- DIRECTIONS FOR THIS TASK -
Could you extract every entry below and reproduce it exactly?

- INFORMATION GIVEN -

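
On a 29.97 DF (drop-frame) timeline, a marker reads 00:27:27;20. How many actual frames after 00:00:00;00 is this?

49380

As if non-drop at 30 labels/s: (0 × 3600 + 27 × 60 + 27) × 30 + 20 = 49430.
Minute boundaries passed: 27; those not divisible by 10: 27 − 2 = 25; dropped labels = 2 × 25 = 50.
Actual frame index = 49430 − 50 = 49380.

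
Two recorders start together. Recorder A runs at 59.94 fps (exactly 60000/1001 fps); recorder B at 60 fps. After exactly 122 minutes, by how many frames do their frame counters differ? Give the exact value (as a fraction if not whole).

439200/1001 frames

122 min = 7320 s.
A emits 60000/1001 × 7320 = 439200000/1001 frames; B emits 60 × 7320 = 439200.
Difference = 439200/1001 frames (≈ 438.7612); B is ahead of A.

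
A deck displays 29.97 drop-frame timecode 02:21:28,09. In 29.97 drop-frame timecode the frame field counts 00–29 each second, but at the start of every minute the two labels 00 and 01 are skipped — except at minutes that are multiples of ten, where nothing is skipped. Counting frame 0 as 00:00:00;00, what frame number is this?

Complete 10-minute blocks: 14, each 17982 frames → 251748.
Remaining 1 whole minute in the current block: 1800 + 0 × 1798 = 1800 frames.
Within the current minute: 28 × 30 + 9 − 2 = 847 (labels ;00/;01 skipped at this minute). Total = 251748 + 1800 + 847 = 254395.

254395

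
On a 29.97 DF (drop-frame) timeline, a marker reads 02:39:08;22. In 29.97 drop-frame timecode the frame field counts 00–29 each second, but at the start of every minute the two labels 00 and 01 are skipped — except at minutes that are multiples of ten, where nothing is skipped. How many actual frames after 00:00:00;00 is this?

286174

As if non-drop at 30 labels/s: (2 × 3600 + 39 × 60 + 8) × 30 + 22 = 286462.
Minute boundaries passed: 159; those not divisible by 10: 159 − 15 = 144; dropped labels = 2 × 144 = 288.
Actual frame index = 286462 − 288 = 286174.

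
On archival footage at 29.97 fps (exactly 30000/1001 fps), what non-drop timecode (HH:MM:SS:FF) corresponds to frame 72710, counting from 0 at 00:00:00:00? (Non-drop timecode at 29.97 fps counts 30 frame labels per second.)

00:40:23:20

72710 ÷ 30 = 2423 full seconds, remainder 20 frames.
2423 s = 0 h 40 min 23 s.
Timecode: 00:40:23:20.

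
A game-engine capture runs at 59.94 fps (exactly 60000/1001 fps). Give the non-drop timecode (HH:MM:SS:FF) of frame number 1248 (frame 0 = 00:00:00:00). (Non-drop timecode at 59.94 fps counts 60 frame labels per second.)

00:00:20:48

1248 ÷ 60 = 20 full seconds, remainder 48 frames.
20 s = 0 h 0 min 20 s.
Timecode: 00:00:20:48.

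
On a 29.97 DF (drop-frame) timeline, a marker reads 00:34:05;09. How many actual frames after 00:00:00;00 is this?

As if non-drop at 30 labels/s: (0 × 3600 + 34 × 60 + 5) × 30 + 9 = 61359.
Minute boundaries passed: 34; those not divisible by 10: 34 − 3 = 31; dropped labels = 2 × 31 = 62.
Actual frame index = 61359 − 62 = 61297.

61297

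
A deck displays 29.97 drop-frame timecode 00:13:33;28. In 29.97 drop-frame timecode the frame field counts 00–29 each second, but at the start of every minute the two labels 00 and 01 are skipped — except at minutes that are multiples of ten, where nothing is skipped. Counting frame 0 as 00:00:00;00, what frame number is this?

Complete 10-minute blocks: 1, each 17982 frames → 17982.
Remaining 3 whole minutes in the current block: 1800 + 2 × 1798 = 5396 frames.
Within the current minute: 33 × 30 + 28 − 2 = 1016 (labels ;00/;01 skipped at this minute). Total = 17982 + 5396 + 1016 = 24394.

24394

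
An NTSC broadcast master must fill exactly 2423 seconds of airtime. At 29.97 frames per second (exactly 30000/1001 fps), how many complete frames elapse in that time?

72617 frames

Frames = 2423 × 30000/1001 = 72690000/1001 ≈ 72617.3826.
Complete frames: 72617.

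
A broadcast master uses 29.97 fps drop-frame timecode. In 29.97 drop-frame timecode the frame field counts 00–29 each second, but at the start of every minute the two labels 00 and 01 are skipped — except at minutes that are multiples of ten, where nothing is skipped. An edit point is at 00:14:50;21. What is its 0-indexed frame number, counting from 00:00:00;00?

As if non-drop at 30 labels/s: (0 × 3600 + 14 × 60 + 50) × 30 + 21 = 26721.
Minute boundaries passed: 14; those not divisible by 10: 14 − 1 = 13; dropped labels = 2 × 13 = 26.
Actual frame index = 26721 − 26 = 26695.

26695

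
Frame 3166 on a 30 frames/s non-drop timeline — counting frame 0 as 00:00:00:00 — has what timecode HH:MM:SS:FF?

00:01:45:16

3166 ÷ 30 = 105 full seconds, remainder 16 frames.
105 s = 0 h 1 min 45 s.
Timecode: 00:01:45:16.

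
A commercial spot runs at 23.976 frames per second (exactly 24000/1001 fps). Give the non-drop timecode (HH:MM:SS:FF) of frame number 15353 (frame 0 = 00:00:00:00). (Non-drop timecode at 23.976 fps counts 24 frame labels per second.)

15353 ÷ 24 = 639 full seconds, remainder 17 frames.
639 s = 0 h 10 min 39 s.
Timecode: 00:10:39:17.

00:10:39:17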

- RESPONSE TO THIS TASK -
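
On a 29.97 DF (drop-frame) timeline, a marker reads 00:27:27;20. How many actual frames after 00:00:00;00 is this?

49380

As if non-drop at 30 labels/s: (0 × 3600 + 27 × 60 + 27) × 30 + 20 = 49430.
Minute boundaries passed: 27; those not divisible by 10: 27 − 2 = 25; dropped labels = 2 × 25 = 50.
Actual frame index = 49430 − 50 = 49380.

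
Two recorders start together. Recorder A runs at 59.94 fps (exactly 60000/1001 fps); recorder B at 60 fps. After exactly 122 minutes, by how many frames do their frame counters differ? Give the exact value (as a fraction if not whole).

439200/1001 frames

122 min = 7320 s.
A emits 60000/1001 × 7320 = 439200000/1001 frames; B emits 60 × 7320 = 439200.
Difference = 439200/1001 frames (≈ 438.7612); B is ahead of A.

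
A deck displays 29.97 drop-frame timecode 02:21:28,09. In 29.97 drop-frame timecode the frame field counts 00–29 each second, but at the start of every minute the two labels 00 and 01 are skipped — except at minutes that are multiples of ten, where nothing is skipped. Counting frame 0 as 00:00:00;00, what frame number is this?

Complete 10-minute blocks: 14, each 17982 frames → 251748.
Remaining 1 whole minute in the current block: 1800 + 0 × 1798 = 1800 frames.
Within the current minute: 28 × 30 + 9 − 2 = 847 (labels ;00/;01 skipped at this minute). Total = 251748 + 1800 + 847 = 254395.

254395

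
On a 29.97 DF (drop-frame) timeline, a marker reads 02:39:08;22. In 29.97 drop-frame timecode the frame field counts 00–29 each second, but at the start of every minute the two labels 00 and 01 are skipped — except at minutes that are multiples of ten, where nothing is skipped. How many actual frames after 00:00:00;00 is this?

286174

As if non-drop at 30 labels/s: (2 × 3600 + 39 × 60 + 8) × 30 + 22 = 286462.
Minute boundaries passed: 159; those not divisible by 10: 159 − 15 = 144; dropped labels = 2 × 144 = 288.
Actual frame index = 286462 − 288 = 286174.

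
On archival footage at 29.97 fps (exactly 30000/1001 fps), what non-drop timecode (HH:MM:SS:FF) corresponds to frame 72710, counting from 0 at 00:00:00:00? (Non-drop timecode at 29.97 fps counts 30 frame labels per second.)

00:40:23:20

72710 ÷ 30 = 2423 full seconds, remainder 20 frames.
2423 s = 0 h 40 min 23 s.
Timecode: 00:40:23:20.

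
A game-engine capture runs at 59.94 fps (exactly 60000/1001 fps). Give the non-drop timecode (HH:MM:SS:FF) of frame number 1248 (frame 0 = 00:00:00:00). (Non-drop timecode at 59.94 fps counts 60 frame labels per second.)

00:00:20:48

1248 ÷ 60 = 20 full seconds, remainder 48 frames.
20 s = 0 h 0 min 20 s.
Timecode: 00:00:20:48.

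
On a 29.97 DF (drop-frame) timeline, a marker reads 00:34:05;09. How many actual frames after 00:00:00;00 is this?

As if non-drop at 30 labels/s: (0 × 3600 + 34 × 60 + 5) × 30 + 9 = 61359.
Minute boundaries passed: 34; those not divisible by 10: 34 − 3 = 31; dropped labels = 2 × 31 = 62.
Actual frame index = 61359 − 62 = 61297.

61297

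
A deck displays 29.97 drop-frame timecode 00:13:33;28. In 29.97 drop-frame timecode the frame field counts 00–29 each second, but at the start of every minute the two labels 00 and 01 are skipped — except at minutes that are multiples of ten, where nothing is skipped. Counting frame 0 as 00:00:00;00, what frame number is this?

Complete 10-minute blocks: 1, each 17982 frames → 17982.
Remaining 3 whole minutes in the current block: 1800 + 2 × 1798 = 5396 frames.
Within the current minute: 33 × 30 + 28 − 2 = 1016 (labels ;00/;01 skipped at this minute). Total = 17982 + 5396 + 1016 = 24394.

24394

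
An NTSC broadcast master must fill exactly 2423 seconds of airtime. At 29.97 frames per second (exactly 30000/1001 fps), how many complete frames elapse in that time?

72617 frames

Frames = 2423 × 30000/1001 = 72690000/1001 ≈ 72617.3826.
Complete frames: 72617.

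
A broadcast master uses 29.97 fps drop-frame timecode. In 29.97 drop-frame timecode the frame field counts 00–29 each second, but at the start of every minute the two labels 00 and 01 are skipped — except at minutes that are multiples of ten, where nothing is skipped. An edit point is at 00:14:50;21. What is its 0-indexed frame number, counting from 00:00:00;00?

As if non-drop at 30 labels/s: (0 × 3600 + 14 × 60 + 50) × 30 + 21 = 26721.
Minute boundaries passed: 14; those not divisible by 10: 14 − 1 = 13; dropped labels = 2 × 13 = 26.
Actual frame index = 26721 − 26 = 26695.

26695

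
Frame 3166 on a 30 frames/s non-drop timeline — counting frame 0 as 00:00:00:00 — has what timecode HH:MM:SS:FF?

00:01:45:16

3166 ÷ 30 = 105 full seconds, remainder 16 frames.
105 s = 0 h 1 min 45 s.
Timecode: 00:01:45:16.

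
A commercial spot runs at 23.976 frames per second (exactly 24000/1001 fps). Give the non-drop timecode (HH:MM:SS:FF) of frame number 15353 (frame 0 = 00:00:00:00). (Non-drop timecode at 23.976 fps counts 24 frame labels per second.)

15353 ÷ 24 = 639 full seconds, remainder 17 frames.
639 s = 0 h 10 min 39 s.
Timecode: 00:10:39:17.

00:10:39:17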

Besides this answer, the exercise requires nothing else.